[Input data — start]

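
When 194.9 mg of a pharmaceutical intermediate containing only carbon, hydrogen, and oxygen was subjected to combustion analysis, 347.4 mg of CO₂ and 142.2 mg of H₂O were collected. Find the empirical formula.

mol C = 0.3474 g CO₂ ÷ 44.009 g/mol = 0.0078938 mol
mol H = 2 × 0.1422 g H₂O ÷ 18.015 g/mol = 0.015787 mol
mass O = 0.1949 − (0.094813 + 0.015913) = 0.084174 g → mol O = 0.084174 ÷ 15.999 = 0.0052612 mol
Divide by the smallest (0.0052612 mol): C 1.500, H 3.001, O 1.000
Multiplying each by 2 gives whole numbers: C 3.00, H 6.00, O 2.00

C3H6O2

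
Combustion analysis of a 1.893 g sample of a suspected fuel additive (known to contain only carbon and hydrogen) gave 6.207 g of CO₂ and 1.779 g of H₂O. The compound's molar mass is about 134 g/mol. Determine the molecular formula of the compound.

C10H14

mol C = 6.207 g CO₂ ÷ 44.009 g/mol = 0.14104 mol
mol H = 2 × 1.779 g H₂O ÷ 18.015 g/mol = 0.19750 mol
Divide by the smallest (0.14104 mol): C 1.000, H 1.400
Multiplying each by 5 gives whole numbers: C 5.00, H 7.00
Empirical formula: C5H7
Empirical-formula mass = 67.11 g/mol; 134 ÷ 67.11 ≈ 2, so the molecular formula is C10H14.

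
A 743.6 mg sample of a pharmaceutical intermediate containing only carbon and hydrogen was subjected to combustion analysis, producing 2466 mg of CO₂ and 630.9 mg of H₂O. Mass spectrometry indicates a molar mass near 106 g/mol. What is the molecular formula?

mol C = 2.466 g CO₂ ÷ 44.009 g/mol = 0.056034 mol
mol H = 2 × 0.6309 g H₂O ÷ 18.015 g/mol = 0.070042 mol
Divide by the smallest (0.056034 mol): C 1.000, H 1.250
Multiplying each by 4 gives whole numbers: C 4.00, H 5.00
Empirical formula: C4H5
Empirical-formula mass = 53.08 g/mol; 106 ÷ 53.08 ≈ 2, so the molecular formula is C8H10.

C8H10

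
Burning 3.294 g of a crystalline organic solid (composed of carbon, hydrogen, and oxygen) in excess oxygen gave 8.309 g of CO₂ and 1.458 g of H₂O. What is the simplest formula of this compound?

mol C = 8.309 g CO₂ ÷ 44.009 g/mol = 0.18880 mol
mol H = 2 × 1.458 g H₂O ÷ 18.015 g/mol = 0.16187 mol
mass O = 3.294 − (2.2677 + 0.16316) = 0.86314 g → mol O = 0.86314 ÷ 15.999 = 0.053949 mol
Divide by the smallest (0.053949 mol): C 3.500, H 3.000, O 1.000
Multiplying each by 2 gives whole numbers: C 7.00, H 6.00, O 2.00

C7H6O2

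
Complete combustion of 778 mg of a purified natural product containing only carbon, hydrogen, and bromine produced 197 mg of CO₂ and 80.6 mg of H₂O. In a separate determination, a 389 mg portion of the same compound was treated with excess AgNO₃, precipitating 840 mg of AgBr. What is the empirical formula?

mol C = 0.197 g CO₂ ÷ 44.009 g/mol = 0.004476 mol
mol H = 2 × 0.0806 g H₂O ÷ 18.015 g/mol = 0.008948 mol
From the AgBr data: mol Br per gram of compound = (0.840 ÷ 187.772) ÷ 0.389 = 0.01150 mol/g, so in the 0.778 g combustion sample mol Br = 0.008947 mol
Divide by the smallest (0.004476 mol): C 1.000, H 1.999, Br 1.999

CH2Br2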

[Input data — finish]

§ **Task brief**
Quote every entry exactly.

§ **Task solution**
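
When 194.9 mg of a pharmaceutical intermediate containing only carbon, hydrogen, and oxygen was subjected to combustion analysis, 347.4 mg of CO₂ and 142.2 mg of H₂O were collected. Find the empirical formula.

mol C = 0.3474 g CO₂ ÷ 44.009 g/mol = 0.0078938 mol
mol H = 2 × 0.1422 g H₂O ÷ 18.015 g/mol = 0.015787 mol
mass O = 0.1949 − (0.094813 + 0.015913) = 0.084174 g → mol O = 0.084174 ÷ 15.999 = 0.0052612 mol
Divide by the smallest (0.0052612 mol): C 1.500, H 3.001, O 1.000
Multiplying each by 2 gives whole numbers: C 3.00, H 6.00, O 2.00

C3H6O2

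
Combustion analysis of a 1.893 g sample of a suspected fuel additive (known to contain only carbon and hydrogen) gave 6.207 g of CO₂ and 1.779 g of H₂O. The compound's molar mass is about 134 g/mol. Determine the molecular formula of the compound.

C10H14

mol C = 6.207 g CO₂ ÷ 44.009 g/mol = 0.14104 mol
mol H = 2 × 1.779 g H₂O ÷ 18.015 g/mol = 0.19750 mol
Divide by the smallest (0.14104 mol): C 1.000, H 1.400
Multiplying each by 5 gives whole numbers: C 5.00, H 7.00
Empirical formula: C5H7
Empirical-formula mass = 67.11 g/mol; 134 ÷ 67.11 ≈ 2, so the molecular formula is C10H14.

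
A 743.6 mg sample of a pharmaceutical intermediate containing only carbon and hydrogen was subjected to combustion analysis, producing 2466 mg of CO₂ and 630.9 mg of H₂O. Mass spectrometry indicates a molar mass near 106 g/mol. What is the molecular formula?

mol C = 2.466 g CO₂ ÷ 44.009 g/mol = 0.056034 mol
mol H = 2 × 0.6309 g H₂O ÷ 18.015 g/mol = 0.070042 mol
Divide by the smallest (0.056034 mol): C 1.000, H 1.250
Multiplying each by 4 gives whole numbers: C 4.00, H 5.00
Empirical formula: C4H5
Empirical-formula mass = 53.08 g/mol; 106 ÷ 53.08 ≈ 2, so the molecular formula is C8H10.

C8H10

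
Burning 3.294 g of a crystalline organic solid (composed of carbon, hydrogen, and oxygen) in excess oxygen gave 8.309 g of CO₂ and 1.458 g of H₂O. What is the simplest formula of this compound?

mol C = 8.309 g CO₂ ÷ 44.009 g/mol = 0.18880 mol
mol H = 2 × 1.458 g H₂O ÷ 18.015 g/mol = 0.16187 mol
mass O = 3.294 − (2.2677 + 0.16316) = 0.86314 g → mol O = 0.86314 ÷ 15.999 = 0.053949 mol
Divide by the smallest (0.053949 mol): C 3.500, H 3.000, O 1.000
Multiplying each by 2 gives whole numbers: C 7.00, H 6.00, O 2.00

C7H6O2

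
Complete combustion of 778 mg of a purified natural product containing only carbon, hydrogen, and bromine produced 197 mg of CO₂ and 80.6 mg of H₂O. In a separate determination, a 389 mg portion of the same compound was treated with excess AgNO₃, precipitating 840 mg of AgBr. What is the empirical formula?

mol C = 0.197 g CO₂ ÷ 44.009 g/mol = 0.004476 mol
mol H = 2 × 0.0806 g H₂O ÷ 18.015 g/mol = 0.008948 mol
From the AgBr data: mol Br per gram of compound = (0.840 ÷ 187.772) ÷ 0.389 = 0.01150 mol/g, so in the 0.778 g combustion sample mol Br = 0.008947 mol
Divide by the smallest (0.004476 mol): C 1.000, H 1.999, Br 1.999

CH2Br2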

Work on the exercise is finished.